## Try it
Wherever the line with "Before: the robot is (0, 2) facing E." sits in the listing below, transcribe from it up to and including the line with "After: (5, 8) facing up.", exactly, and leave the remaining lines out.

## Records for processing
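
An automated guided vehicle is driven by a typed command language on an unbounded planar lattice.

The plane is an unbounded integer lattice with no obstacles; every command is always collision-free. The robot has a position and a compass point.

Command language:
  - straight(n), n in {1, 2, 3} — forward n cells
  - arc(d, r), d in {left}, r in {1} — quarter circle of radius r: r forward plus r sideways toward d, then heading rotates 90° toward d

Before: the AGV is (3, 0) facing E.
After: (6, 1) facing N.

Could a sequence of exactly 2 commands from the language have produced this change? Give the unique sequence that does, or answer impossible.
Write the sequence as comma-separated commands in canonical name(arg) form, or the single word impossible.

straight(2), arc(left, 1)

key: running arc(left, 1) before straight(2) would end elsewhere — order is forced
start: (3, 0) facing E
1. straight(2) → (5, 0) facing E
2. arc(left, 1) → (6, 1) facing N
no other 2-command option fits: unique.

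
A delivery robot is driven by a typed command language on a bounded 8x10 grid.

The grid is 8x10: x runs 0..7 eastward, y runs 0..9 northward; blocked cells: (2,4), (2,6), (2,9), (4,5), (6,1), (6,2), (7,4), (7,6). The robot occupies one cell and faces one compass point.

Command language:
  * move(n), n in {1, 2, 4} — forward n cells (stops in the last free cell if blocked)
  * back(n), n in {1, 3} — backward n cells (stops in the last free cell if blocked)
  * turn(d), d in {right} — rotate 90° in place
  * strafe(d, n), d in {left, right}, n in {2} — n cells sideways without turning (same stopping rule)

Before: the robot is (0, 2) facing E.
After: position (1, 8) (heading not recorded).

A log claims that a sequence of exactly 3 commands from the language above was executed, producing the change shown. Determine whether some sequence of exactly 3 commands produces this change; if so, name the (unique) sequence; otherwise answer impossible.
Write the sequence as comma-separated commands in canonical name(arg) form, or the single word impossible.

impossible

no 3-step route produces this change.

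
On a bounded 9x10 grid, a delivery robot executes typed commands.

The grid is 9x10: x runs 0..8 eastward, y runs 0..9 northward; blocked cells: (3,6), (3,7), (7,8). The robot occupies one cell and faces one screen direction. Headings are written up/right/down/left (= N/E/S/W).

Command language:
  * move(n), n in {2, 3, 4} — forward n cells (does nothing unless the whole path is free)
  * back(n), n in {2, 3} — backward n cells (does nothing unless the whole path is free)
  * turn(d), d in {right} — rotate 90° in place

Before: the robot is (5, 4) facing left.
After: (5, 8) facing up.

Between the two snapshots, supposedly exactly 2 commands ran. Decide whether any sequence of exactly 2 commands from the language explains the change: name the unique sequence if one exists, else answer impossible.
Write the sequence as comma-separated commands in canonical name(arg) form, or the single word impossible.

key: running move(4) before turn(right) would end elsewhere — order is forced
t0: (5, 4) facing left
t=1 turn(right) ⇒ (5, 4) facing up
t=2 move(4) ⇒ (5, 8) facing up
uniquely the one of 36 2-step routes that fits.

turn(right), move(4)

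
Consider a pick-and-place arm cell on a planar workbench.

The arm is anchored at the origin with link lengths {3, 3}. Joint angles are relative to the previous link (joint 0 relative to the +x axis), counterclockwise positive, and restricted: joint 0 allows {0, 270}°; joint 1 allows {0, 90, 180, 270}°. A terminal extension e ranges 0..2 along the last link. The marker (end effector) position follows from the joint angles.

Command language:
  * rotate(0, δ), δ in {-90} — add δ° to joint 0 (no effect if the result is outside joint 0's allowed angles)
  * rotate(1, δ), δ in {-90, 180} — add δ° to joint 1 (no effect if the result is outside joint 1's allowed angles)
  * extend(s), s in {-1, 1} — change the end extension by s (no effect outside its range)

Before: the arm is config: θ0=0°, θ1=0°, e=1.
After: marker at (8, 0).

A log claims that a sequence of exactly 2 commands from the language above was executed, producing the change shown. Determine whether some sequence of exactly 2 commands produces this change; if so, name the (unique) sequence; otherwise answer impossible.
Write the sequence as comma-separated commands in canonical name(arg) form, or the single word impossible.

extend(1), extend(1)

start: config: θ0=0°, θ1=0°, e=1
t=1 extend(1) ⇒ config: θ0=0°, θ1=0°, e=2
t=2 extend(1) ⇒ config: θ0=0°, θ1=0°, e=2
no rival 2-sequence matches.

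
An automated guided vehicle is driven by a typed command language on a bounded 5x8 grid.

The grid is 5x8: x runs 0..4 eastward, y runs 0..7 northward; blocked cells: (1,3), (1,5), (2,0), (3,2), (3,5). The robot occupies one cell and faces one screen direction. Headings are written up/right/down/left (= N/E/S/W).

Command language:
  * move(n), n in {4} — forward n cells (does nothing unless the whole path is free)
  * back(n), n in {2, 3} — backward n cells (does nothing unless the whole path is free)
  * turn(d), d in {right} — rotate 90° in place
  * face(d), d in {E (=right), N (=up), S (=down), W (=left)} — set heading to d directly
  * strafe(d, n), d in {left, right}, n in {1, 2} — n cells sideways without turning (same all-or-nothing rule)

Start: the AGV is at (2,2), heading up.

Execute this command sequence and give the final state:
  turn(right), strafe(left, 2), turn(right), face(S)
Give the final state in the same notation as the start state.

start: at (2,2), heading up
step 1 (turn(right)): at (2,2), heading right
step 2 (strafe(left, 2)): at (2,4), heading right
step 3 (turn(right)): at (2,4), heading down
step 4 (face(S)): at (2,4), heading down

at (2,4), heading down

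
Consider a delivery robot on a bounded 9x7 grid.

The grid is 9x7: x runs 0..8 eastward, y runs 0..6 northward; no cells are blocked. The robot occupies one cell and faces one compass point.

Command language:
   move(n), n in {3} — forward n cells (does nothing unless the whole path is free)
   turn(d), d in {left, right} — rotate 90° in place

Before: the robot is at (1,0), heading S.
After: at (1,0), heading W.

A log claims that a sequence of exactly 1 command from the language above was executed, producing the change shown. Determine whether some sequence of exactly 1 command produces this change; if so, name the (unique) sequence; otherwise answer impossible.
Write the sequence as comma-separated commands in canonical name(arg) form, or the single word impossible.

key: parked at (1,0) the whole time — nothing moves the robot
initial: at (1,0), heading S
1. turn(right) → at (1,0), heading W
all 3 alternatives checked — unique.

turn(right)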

## Exercise solution
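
Before: the robot is (0, 2) facing E.
After: position (1, 8) (heading not recorded).

A log claims that a sequence of exactly 3 commands from the language above was executed, producing the change shown. Determine whether some sequence of exactly 3 commands produces this change; if so, name the (unique) sequence; otherwise answer impossible.
Write the sequence as comma-separated commands in canonical name(arg) form, or the single word impossible.

impossible

no 3-step route produces this change.

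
On a bounded 9x10 grid, a delivery robot executes typed commands.

The grid is 9x10: x runs 0..8 eastward, y runs 0..9 northward; blocked cells: (3,6), (3,7), (7,8). The robot occupies one cell and faces one screen direction. Headings are written up/right/down/left (= N/E/S/W).

Command language:
  * move(n), n in {2, 3, 4} — forward n cells (does nothing unless the whole path is free)
  * back(n), n in {2, 3} — backward n cells (does nothing unless the whole path is free)
  * turn(d), d in {right} — rotate 90° in place

Before: the robot is (5, 4) facing left.
After: (5, 8) facing up.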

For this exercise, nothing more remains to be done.